• [REQUIREMENT]: Restate word for word the lines from the one containing "An interstitial-water sample" through the end of the listing below, with both ends included.

====== GIVEN ENTRIES ======

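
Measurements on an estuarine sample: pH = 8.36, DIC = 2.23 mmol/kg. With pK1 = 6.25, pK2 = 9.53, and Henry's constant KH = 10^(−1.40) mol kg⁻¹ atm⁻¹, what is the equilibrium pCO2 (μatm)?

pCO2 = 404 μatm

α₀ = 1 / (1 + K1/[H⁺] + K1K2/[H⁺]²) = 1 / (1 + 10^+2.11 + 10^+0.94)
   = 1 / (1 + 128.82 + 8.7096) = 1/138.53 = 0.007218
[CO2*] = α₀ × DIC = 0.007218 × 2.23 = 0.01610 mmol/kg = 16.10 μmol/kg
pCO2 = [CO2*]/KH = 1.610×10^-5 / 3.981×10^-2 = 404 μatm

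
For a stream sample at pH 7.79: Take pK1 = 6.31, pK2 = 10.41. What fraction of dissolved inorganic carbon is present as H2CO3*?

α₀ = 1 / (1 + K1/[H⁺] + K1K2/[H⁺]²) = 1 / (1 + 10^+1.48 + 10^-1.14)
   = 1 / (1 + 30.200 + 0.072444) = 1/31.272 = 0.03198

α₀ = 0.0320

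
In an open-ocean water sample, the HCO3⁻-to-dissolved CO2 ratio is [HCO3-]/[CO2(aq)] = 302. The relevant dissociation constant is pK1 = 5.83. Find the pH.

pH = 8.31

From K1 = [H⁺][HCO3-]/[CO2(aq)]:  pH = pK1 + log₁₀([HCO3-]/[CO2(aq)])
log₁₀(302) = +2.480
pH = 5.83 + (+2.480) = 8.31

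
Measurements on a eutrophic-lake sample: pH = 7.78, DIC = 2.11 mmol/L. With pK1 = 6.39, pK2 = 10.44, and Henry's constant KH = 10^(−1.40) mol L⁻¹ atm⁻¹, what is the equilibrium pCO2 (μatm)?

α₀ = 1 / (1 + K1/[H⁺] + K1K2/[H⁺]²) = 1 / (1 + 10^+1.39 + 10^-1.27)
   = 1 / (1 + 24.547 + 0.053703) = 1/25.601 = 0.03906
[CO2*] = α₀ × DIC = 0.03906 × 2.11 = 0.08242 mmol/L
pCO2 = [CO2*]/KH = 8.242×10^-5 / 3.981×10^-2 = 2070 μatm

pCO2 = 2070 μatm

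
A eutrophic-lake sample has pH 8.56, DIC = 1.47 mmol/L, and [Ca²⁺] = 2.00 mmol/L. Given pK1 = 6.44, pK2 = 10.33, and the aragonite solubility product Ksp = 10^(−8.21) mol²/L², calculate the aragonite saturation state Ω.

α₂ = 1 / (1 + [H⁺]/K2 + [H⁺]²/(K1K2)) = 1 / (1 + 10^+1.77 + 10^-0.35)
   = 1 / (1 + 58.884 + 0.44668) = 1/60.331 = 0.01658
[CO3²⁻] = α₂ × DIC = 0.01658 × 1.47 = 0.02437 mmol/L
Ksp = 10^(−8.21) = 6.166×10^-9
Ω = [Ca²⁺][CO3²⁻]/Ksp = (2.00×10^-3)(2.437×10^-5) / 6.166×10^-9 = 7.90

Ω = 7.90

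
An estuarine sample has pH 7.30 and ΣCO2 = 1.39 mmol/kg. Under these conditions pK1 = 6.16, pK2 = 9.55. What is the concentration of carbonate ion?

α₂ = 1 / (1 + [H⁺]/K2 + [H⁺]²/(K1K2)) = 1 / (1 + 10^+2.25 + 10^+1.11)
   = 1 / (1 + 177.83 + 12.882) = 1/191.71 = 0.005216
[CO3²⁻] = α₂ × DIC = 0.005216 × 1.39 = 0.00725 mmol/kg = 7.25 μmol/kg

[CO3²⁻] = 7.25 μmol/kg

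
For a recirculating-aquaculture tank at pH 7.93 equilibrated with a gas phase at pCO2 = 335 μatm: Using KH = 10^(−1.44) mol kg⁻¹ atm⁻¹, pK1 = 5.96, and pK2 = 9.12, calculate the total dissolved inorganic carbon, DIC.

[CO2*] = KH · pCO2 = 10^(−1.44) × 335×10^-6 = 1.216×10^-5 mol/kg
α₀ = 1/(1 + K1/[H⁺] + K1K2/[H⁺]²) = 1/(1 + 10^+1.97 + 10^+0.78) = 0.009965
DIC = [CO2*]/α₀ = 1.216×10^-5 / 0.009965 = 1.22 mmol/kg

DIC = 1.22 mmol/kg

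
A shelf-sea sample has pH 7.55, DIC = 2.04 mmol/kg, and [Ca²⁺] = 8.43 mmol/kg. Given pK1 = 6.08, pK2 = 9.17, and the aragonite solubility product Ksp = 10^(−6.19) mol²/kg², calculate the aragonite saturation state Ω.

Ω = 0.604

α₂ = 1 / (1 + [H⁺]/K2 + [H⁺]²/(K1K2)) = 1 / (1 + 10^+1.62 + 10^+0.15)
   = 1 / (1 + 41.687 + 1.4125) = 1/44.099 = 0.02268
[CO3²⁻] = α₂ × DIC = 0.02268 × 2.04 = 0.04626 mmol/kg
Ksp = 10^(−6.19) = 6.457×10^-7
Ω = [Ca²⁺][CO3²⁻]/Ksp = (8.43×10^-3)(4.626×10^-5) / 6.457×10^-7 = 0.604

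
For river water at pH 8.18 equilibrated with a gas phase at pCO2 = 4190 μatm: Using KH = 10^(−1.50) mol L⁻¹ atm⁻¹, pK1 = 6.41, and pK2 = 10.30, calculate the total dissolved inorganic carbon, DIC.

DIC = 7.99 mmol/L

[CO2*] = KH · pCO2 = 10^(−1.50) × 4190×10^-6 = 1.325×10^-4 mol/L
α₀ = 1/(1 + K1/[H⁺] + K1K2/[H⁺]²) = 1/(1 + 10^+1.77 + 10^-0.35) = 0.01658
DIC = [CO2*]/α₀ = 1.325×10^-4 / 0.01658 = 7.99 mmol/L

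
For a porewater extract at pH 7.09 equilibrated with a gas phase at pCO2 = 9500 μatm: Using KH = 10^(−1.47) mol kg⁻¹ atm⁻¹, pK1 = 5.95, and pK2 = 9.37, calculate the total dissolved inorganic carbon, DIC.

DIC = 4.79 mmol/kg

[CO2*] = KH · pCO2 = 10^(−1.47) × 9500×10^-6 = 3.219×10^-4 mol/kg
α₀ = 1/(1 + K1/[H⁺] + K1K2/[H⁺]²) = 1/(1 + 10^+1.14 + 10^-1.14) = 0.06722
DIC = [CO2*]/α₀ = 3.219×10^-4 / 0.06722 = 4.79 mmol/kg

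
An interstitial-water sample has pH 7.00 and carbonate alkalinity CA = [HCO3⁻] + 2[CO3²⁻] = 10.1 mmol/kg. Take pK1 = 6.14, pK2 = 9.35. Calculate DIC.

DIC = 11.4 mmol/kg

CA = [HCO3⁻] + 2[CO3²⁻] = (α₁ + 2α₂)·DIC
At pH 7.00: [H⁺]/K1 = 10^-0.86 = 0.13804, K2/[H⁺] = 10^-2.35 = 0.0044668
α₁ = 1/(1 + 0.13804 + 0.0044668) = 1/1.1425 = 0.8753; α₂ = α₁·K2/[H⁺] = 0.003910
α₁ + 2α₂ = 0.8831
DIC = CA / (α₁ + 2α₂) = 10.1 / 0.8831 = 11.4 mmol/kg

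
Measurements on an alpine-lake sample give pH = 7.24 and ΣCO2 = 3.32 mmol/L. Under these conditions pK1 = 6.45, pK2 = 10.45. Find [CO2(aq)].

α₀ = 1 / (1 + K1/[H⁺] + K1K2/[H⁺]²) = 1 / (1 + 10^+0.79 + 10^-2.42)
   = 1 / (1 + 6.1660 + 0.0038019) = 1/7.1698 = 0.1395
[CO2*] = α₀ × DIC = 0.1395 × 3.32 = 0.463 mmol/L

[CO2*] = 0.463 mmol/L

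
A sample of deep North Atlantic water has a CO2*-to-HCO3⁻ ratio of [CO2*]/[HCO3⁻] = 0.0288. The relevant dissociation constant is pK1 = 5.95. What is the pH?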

======

• [THE COMPLETED TASK]:
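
An interstitial-water sample has pH 7.00 and carbonate alkalinity CA = [HCO3⁻] + 2[CO3²⁻] = 10.1 mmol/kg. Take pK1 = 6.14, pK2 = 9.35. Calculate DIC.

DIC = 11.4 mmol/kg

CA = [HCO3⁻] + 2[CO3²⁻] = (α₁ + 2α₂)·DIC
At pH 7.00: [H⁺]/K1 = 10^-0.86 = 0.13804, K2/[H⁺] = 10^-2.35 = 0.0044668
α₁ = 1/(1 + 0.13804 + 0.0044668) = 1/1.1425 = 0.8753; α₂ = α₁·K2/[H⁺] = 0.003910
α₁ + 2α₂ = 0.8831
DIC = CA / (α₁ + 2α₂) = 10.1 / 0.8831 = 11.4 mmol/kg

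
Measurements on an alpine-lake sample give pH = 7.24 and ΣCO2 = 3.32 mmol/L. Under these conditions pK1 = 6.45, pK2 = 10.45. Find [CO2(aq)].

α₀ = 1 / (1 + K1/[H⁺] + K1K2/[H⁺]²) = 1 / (1 + 10^+0.79 + 10^-2.42)
   = 1 / (1 + 6.1660 + 0.0038019) = 1/7.1698 = 0.1395
[CO2*] = α₀ × DIC = 0.1395 × 3.32 = 0.463 mmol/L

[CO2*] = 0.463 mmol/L

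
A sample of deep North Atlantic water has a CO2*-to-HCO3⁻ ratio of [CO2*]/[HCO3⁻] = 0.0288. The relevant dissociation constant is pK1 = 5.95. What is the pH?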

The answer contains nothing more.